● **Directions for this task**
Give all the data again exactly.

● **Task inputs**
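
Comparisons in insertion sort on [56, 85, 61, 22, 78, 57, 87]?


Algorithm: insertion sort
Input: [56, 85, 61, 22, 78, 57, 87]
Sorted: [22, 56, 57, 61, 78, 85, 87]

13


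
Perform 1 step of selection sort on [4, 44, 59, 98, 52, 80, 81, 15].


Initial: [4, 44, 59, 98, 52, 80, 81, 15]
Step 1: min=4 at 0
  Swap: [4, 44, 59, 98, 52, 80, 81, 15]

After 1 step: [4, 44, 59, 98, 52, 80, 81, 15]


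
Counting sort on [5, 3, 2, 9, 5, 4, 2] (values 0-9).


Input: [5, 3, 2, 9, 5, 4, 2]
Counts: [0, 0, 2, 1, 1, 2, 0, 0, 0, 1]

Sorted: [2, 2, 3, 4, 5, 5, 9]


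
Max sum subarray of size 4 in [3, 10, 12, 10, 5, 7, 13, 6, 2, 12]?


[0:4]: 35
[1:5]: 37
[2:6]: 34
[3:7]: 35
[4:8]: 31
[5:9]: 28
[6:10]: 33

Max: 37 at [1:5]


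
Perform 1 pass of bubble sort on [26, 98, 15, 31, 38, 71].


Initial: [26, 98, 15, 31, 38, 71]
Pass 1: [26, 15, 31, 38, 71, 98] (4 swaps)

After 1 pass: [26, 15, 31, 38, 71, 98]


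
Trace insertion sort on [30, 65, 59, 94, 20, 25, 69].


Initial: [30, 65, 59, 94, 20, 25, 69]
Insert 65: [30, 65, 59, 94, 20, 25, 69]
Insert 59: [30, 59, 65, 94, 20, 25, 69]
Insert 94: [30, 59, 65, 94, 20, 25, 69]
Insert 20: [20, 30, 59, 65, 94, 25, 69]
Insert 25: [20, 25, 30, 59, 65, 94, 69]
Insert 69: [20, 25, 30, 59, 65, 69, 94]

Sorted: [20, 25, 30, 59, 65, 69, 94]


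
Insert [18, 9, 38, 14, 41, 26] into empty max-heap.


Insert 18: [18]
Insert 9: [18, 9]
Insert 38: [38, 9, 18]
Insert 14: [38, 14, 18, 9]
Insert 41: [41, 38, 18, 9, 14]
Insert 26: [41, 38, 26, 9, 14, 18]

Final heap: [41, 38, 26, 9, 14, 18]


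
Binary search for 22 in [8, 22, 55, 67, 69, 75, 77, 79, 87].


Step 1: lo=0, hi=8, mid=4, val=69
Step 2: lo=0, hi=3, mid=1, val=22

Found at index 1


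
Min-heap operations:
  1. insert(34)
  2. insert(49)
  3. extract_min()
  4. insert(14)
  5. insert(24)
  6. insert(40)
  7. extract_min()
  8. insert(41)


insert(34) -> [34]
insert(49) -> [34, 49]
extract_min()->34, [49]
insert(14) -> [14, 49]
insert(24) -> [14, 49, 24]
insert(40) -> [14, 40, 24, 49]
extract_min()->14, [24, 40, 49]
insert(41) -> [24, 40, 49, 41]

Final heap: [24, 40, 49, 41]


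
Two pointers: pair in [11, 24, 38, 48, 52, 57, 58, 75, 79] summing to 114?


lo=0(11)+hi=8(79)=90
lo=1(24)+hi=8(79)=103
lo=2(38)+hi=8(79)=117
lo=2(38)+hi=7(75)=113
lo=3(48)+hi=7(75)=123
lo=3(48)+hi=6(58)=106
lo=4(52)+hi=6(58)=110
lo=5(57)+hi=6(58)=115

No pair found


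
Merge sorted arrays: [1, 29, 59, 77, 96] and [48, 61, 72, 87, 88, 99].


Take 1 from A
Take 29 from A
Take 48 from B
Take 59 from A
Take 61 from B
Take 72 from B
Take 77 from A
Take 87 from B
Take 88 from B
Take 96 from A

Merged: [1, 29, 48, 59, 61, 72, 77, 87, 88, 96, 99]


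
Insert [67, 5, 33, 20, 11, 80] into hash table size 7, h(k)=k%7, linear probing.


Insert 67: h=4 -> slot 4
Insert 5: h=5 -> slot 5
Insert 33: h=5, 1 probes -> slot 6
Insert 20: h=6, 1 probes -> slot 0
Insert 11: h=4, 4 probes -> slot 1
Insert 80: h=3 -> slot 3

Table: [20, 11, None, 80, 67, 5, 33]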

● **Solution to the exercise**
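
Comparisons in insertion sort on [56, 85, 61, 22, 78, 57, 87]?


Algorithm: insertion sort
Input: [56, 85, 61, 22, 78, 57, 87]
Sorted: [22, 56, 57, 61, 78, 85, 87]

13


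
Perform 1 step of selection sort on [4, 44, 59, 98, 52, 80, 81, 15].


Initial: [4, 44, 59, 98, 52, 80, 81, 15]
Step 1: min=4 at 0
  Swap: [4, 44, 59, 98, 52, 80, 81, 15]

After 1 step: [4, 44, 59, 98, 52, 80, 81, 15]


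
Counting sort on [5, 3, 2, 9, 5, 4, 2] (values 0-9).


Input: [5, 3, 2, 9, 5, 4, 2]
Counts: [0, 0, 2, 1, 1, 2, 0, 0, 0, 1]

Sorted: [2, 2, 3, 4, 5, 5, 9]


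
Max sum subarray of size 4 in [3, 10, 12, 10, 5, 7, 13, 6, 2, 12]?


[0:4]: 35
[1:5]: 37
[2:6]: 34
[3:7]: 35
[4:8]: 31
[5:9]: 28
[6:10]: 33

Max: 37 at [1:5]


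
Perform 1 pass of bubble sort on [26, 98, 15, 31, 38, 71].


Initial: [26, 98, 15, 31, 38, 71]
Pass 1: [26, 15, 31, 38, 71, 98] (4 swaps)

After 1 pass: [26, 15, 31, 38, 71, 98]


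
Trace insertion sort on [30, 65, 59, 94, 20, 25, 69].


Initial: [30, 65, 59, 94, 20, 25, 69]
Insert 65: [30, 65, 59, 94, 20, 25, 69]
Insert 59: [30, 59, 65, 94, 20, 25, 69]
Insert 94: [30, 59, 65, 94, 20, 25, 69]
Insert 20: [20, 30, 59, 65, 94, 25, 69]
Insert 25: [20, 25, 30, 59, 65, 94, 69]
Insert 69: [20, 25, 30, 59, 65, 69, 94]

Sorted: [20, 25, 30, 59, 65, 69, 94]


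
Insert [18, 9, 38, 14, 41, 26] into empty max-heap.


Insert 18: [18]
Insert 9: [18, 9]
Insert 38: [38, 9, 18]
Insert 14: [38, 14, 18, 9]
Insert 41: [41, 38, 18, 9, 14]
Insert 26: [41, 38, 26, 9, 14, 18]

Final heap: [41, 38, 26, 9, 14, 18]


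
Binary search for 22 in [8, 22, 55, 67, 69, 75, 77, 79, 87].


Step 1: lo=0, hi=8, mid=4, val=69
Step 2: lo=0, hi=3, mid=1, val=22

Found at index 1


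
Min-heap operations:
  1. insert(34)
  2. insert(49)
  3. extract_min()
  4. insert(14)
  5. insert(24)
  6. insert(40)
  7. extract_min()
  8. insert(41)


insert(34) -> [34]
insert(49) -> [34, 49]
extract_min()->34, [49]
insert(14) -> [14, 49]
insert(24) -> [14, 49, 24]
insert(40) -> [14, 40, 24, 49]
extract_min()->14, [24, 40, 49]
insert(41) -> [24, 40, 49, 41]

Final heap: [24, 40, 49, 41]


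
Two pointers: pair in [11, 24, 38, 48, 52, 57, 58, 75, 79] summing to 114?


lo=0(11)+hi=8(79)=90
lo=1(24)+hi=8(79)=103
lo=2(38)+hi=8(79)=117
lo=2(38)+hi=7(75)=113
lo=3(48)+hi=7(75)=123
lo=3(48)+hi=6(58)=106
lo=4(52)+hi=6(58)=110
lo=5(57)+hi=6(58)=115

No pair found


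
Merge sorted arrays: [1, 29, 59, 77, 96] and [48, 61, 72, 87, 88, 99].


Take 1 from A
Take 29 from A
Take 48 from B
Take 59 from A
Take 61 from B
Take 72 from B
Take 77 from A
Take 87 from B
Take 88 from B
Take 96 from A

Merged: [1, 29, 48, 59, 61, 72, 77, 87, 88, 96, 99]


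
Insert [67, 5, 33, 20, 11, 80] into hash table size 7, h(k)=k%7, linear probing.


Insert 67: h=4 -> slot 4
Insert 5: h=5 -> slot 5
Insert 33: h=5, 1 probes -> slot 6
Insert 20: h=6, 1 probes -> slot 0
Insert 11: h=4, 4 probes -> slot 1
Insert 80: h=3 -> slot 3

Table: [20, 11, None, 80, 67, 5, 33]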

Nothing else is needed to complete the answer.